WORK REQUEST:
Your answer must be an exact copy of all the entries.

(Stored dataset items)
=====
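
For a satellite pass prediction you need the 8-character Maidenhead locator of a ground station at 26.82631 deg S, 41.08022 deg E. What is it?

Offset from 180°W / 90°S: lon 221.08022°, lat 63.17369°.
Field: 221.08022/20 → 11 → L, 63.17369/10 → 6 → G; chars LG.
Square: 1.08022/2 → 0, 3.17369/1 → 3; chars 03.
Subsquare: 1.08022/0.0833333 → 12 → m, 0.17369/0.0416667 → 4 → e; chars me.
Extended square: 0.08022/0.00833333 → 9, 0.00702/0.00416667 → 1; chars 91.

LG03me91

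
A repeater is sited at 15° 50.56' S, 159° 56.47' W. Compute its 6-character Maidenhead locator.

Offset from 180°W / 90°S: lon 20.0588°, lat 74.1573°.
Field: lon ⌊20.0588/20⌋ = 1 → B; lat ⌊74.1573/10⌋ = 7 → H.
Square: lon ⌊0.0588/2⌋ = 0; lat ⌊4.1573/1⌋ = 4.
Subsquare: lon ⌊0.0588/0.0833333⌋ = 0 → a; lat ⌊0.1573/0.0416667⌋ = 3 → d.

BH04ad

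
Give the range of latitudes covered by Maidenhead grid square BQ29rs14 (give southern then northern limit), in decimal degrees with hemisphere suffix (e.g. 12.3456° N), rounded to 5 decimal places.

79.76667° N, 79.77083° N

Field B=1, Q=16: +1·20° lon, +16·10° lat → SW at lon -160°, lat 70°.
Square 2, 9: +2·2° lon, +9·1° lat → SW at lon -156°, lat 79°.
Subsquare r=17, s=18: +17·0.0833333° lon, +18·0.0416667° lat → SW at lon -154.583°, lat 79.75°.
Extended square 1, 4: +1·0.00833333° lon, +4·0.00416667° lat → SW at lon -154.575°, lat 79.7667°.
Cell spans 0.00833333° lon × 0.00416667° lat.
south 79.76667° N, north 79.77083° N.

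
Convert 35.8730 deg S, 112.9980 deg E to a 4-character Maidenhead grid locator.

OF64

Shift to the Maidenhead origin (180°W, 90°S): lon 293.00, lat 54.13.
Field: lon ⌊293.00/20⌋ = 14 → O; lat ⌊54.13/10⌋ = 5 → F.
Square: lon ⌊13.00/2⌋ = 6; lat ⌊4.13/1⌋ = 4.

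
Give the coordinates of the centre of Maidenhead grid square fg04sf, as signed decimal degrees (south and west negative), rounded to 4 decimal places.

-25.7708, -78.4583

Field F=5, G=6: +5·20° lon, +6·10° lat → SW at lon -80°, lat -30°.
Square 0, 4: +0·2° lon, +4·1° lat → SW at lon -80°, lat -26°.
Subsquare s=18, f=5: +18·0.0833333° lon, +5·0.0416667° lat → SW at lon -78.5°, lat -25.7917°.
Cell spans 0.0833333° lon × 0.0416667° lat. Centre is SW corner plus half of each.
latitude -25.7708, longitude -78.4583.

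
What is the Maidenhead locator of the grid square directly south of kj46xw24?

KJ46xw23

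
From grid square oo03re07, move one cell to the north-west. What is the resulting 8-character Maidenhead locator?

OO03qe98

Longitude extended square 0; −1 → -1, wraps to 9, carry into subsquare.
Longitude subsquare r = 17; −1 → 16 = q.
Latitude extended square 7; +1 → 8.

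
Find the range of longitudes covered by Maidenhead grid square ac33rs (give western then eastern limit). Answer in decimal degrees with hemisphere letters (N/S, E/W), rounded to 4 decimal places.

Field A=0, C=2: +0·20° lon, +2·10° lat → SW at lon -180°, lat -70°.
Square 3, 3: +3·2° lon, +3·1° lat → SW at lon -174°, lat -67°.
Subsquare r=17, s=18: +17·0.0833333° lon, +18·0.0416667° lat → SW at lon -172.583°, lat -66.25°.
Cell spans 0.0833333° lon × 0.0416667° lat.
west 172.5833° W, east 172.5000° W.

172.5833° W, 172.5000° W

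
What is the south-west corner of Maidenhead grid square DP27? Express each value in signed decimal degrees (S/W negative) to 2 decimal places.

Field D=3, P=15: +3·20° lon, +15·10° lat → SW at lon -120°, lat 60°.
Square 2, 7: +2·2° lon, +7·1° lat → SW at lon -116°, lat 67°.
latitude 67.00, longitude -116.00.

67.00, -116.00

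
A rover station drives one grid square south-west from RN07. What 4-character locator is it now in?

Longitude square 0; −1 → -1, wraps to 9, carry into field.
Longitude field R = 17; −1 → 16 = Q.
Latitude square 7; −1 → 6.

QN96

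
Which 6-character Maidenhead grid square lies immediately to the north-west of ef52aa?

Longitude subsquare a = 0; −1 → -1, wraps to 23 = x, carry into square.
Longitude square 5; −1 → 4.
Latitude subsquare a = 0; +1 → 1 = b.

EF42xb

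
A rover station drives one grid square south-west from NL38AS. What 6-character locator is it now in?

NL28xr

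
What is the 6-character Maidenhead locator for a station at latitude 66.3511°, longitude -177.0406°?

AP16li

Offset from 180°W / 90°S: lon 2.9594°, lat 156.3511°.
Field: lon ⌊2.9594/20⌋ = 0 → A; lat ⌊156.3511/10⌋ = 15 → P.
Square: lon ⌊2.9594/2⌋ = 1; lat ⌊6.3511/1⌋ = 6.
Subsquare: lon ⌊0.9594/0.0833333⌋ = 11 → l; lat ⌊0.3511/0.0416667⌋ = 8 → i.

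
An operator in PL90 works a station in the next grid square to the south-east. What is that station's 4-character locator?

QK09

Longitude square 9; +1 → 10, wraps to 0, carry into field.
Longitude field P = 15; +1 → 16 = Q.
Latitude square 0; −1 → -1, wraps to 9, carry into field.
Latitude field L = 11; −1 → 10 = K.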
=====
ANSWER FOR THE TASK:
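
For a satellite pass prediction you need the 8-character Maidenhead locator of a ground station at 26.82631 deg S, 41.08022 deg E. What is it?

Offset from 180°W / 90°S: lon 221.08022°, lat 63.17369°.
Field: 221.08022/20 → 11 → L, 63.17369/10 → 6 → G; chars LG.
Square: 1.08022/2 → 0, 3.17369/1 → 3; chars 03.
Subsquare: 1.08022/0.0833333 → 12 → m, 0.17369/0.0416667 → 4 → e; chars me.
Extended square: 0.08022/0.00833333 → 9, 0.00702/0.00416667 → 1; chars 91.

LG03me91

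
A repeater is sited at 15° 50.56' S, 159° 56.47' W. Compute its 6-character Maidenhead locator.

Offset from 180°W / 90°S: lon 20.0588°, lat 74.1573°.
Field: lon ⌊20.0588/20⌋ = 1 → B; lat ⌊74.1573/10⌋ = 7 → H.
Square: lon ⌊0.0588/2⌋ = 0; lat ⌊4.1573/1⌋ = 4.
Subsquare: lon ⌊0.0588/0.0833333⌋ = 0 → a; lat ⌊0.1573/0.0416667⌋ = 3 → d.

BH04ad

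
Give the range of latitudes covered by Maidenhead grid square BQ29rs14 (give southern then northern limit), in decimal degrees with hemisphere suffix (e.g. 12.3456° N), rounded to 5 decimal places.

79.76667° N, 79.77083° N

Field B=1, Q=16: +1·20° lon, +16·10° lat → SW at lon -160°, lat 70°.
Square 2, 9: +2·2° lon, +9·1° lat → SW at lon -156°, lat 79°.
Subsquare r=17, s=18: +17·0.0833333° lon, +18·0.0416667° lat → SW at lon -154.583°, lat 79.75°.
Extended square 1, 4: +1·0.00833333° lon, +4·0.00416667° lat → SW at lon -154.575°, lat 79.7667°.
Cell spans 0.00833333° lon × 0.00416667° lat.
south 79.76667° N, north 79.77083° N.

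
Convert 35.8730 deg S, 112.9980 deg E to a 4-character Maidenhead grid locator.

OF64

Shift to the Maidenhead origin (180°W, 90°S): lon 293.00, lat 54.13.
Field: lon ⌊293.00/20⌋ = 14 → O; lat ⌊54.13/10⌋ = 5 → F.
Square: lon ⌊13.00/2⌋ = 6; lat ⌊4.13/1⌋ = 4.

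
Give the coordinates of the centre of Maidenhead grid square fg04sf, as signed decimal degrees (south and west negative), rounded to 4 decimal places.

-25.7708, -78.4583

Field F=5, G=6: +5·20° lon, +6·10° lat → SW at lon -80°, lat -30°.
Square 0, 4: +0·2° lon, +4·1° lat → SW at lon -80°, lat -26°.
Subsquare s=18, f=5: +18·0.0833333° lon, +5·0.0416667° lat → SW at lon -78.5°, lat -25.7917°.
Cell spans 0.0833333° lon × 0.0416667° lat. Centre is SW corner plus half of each.
latitude -25.7708, longitude -78.4583.

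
What is the Maidenhead locator of the grid square directly south of kj46xw24?

KJ46xw23

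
From grid square oo03re07, move one cell to the north-west. What is the resulting 8-character Maidenhead locator?

OO03qe98

Longitude extended square 0; −1 → -1, wraps to 9, carry into subsquare.
Longitude subsquare r = 17; −1 → 16 = q.
Latitude extended square 7; +1 → 8.

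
Find the range of longitudes covered by Maidenhead grid square ac33rs (give western then eastern limit). Answer in decimal degrees with hemisphere letters (N/S, E/W), rounded to 4 decimal places.

Field A=0, C=2: +0·20° lon, +2·10° lat → SW at lon -180°, lat -70°.
Square 3, 3: +3·2° lon, +3·1° lat → SW at lon -174°, lat -67°.
Subsquare r=17, s=18: +17·0.0833333° lon, +18·0.0416667° lat → SW at lon -172.583°, lat -66.25°.
Cell spans 0.0833333° lon × 0.0416667° lat.
west 172.5833° W, east 172.5000° W.

172.5833° W, 172.5000° W

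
What is the south-west corner of Maidenhead grid square DP27? Express each value in signed decimal degrees (S/W negative) to 2 decimal places.

Field D=3, P=15: +3·20° lon, +15·10° lat → SW at lon -120°, lat 60°.
Square 2, 7: +2·2° lon, +7·1° lat → SW at lon -116°, lat 67°.
latitude 67.00, longitude -116.00.

67.00, -116.00

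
A rover station drives one grid square south-west from RN07. What 4-character locator is it now in?

Longitude square 0; −1 → -1, wraps to 9, carry into field.
Longitude field R = 17; −1 → 16 = Q.
Latitude square 7; −1 → 6.

QN96

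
Which 6-character Maidenhead grid square lies immediately to the north-west of ef52aa?

Longitude subsquare a = 0; −1 → -1, wraps to 23 = x, carry into square.
Longitude square 5; −1 → 4.
Latitude subsquare a = 0; +1 → 1 = b.

EF42xb

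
A rover station drives one grid square south-west from NL38AS. What 6-character locator is it now in?

NL28xr

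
What is the 6-character Maidenhead locator for a station at latitude 66.3511°, longitude -177.0406°?

AP16li

Offset from 180°W / 90°S: lon 2.9594°, lat 156.3511°.
Field: lon ⌊2.9594/20⌋ = 0 → A; lat ⌊156.3511/10⌋ = 15 → P.
Square: lon ⌊2.9594/2⌋ = 1; lat ⌊6.3511/1⌋ = 6.
Subsquare: lon ⌊0.9594/0.0833333⌋ = 11 → l; lat ⌊0.3511/0.0416667⌋ = 8 → i.

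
An operator in PL90 works a station in the next grid square to the south-east. What is that station's 4-character locator?

QK09

Longitude square 9; +1 → 10, wraps to 0, carry into field.
Longitude field P = 15; +1 → 16 = Q.
Latitude square 0; −1 → -1, wraps to 9, carry into field.
Latitude field L = 11; −1 → 10 = K.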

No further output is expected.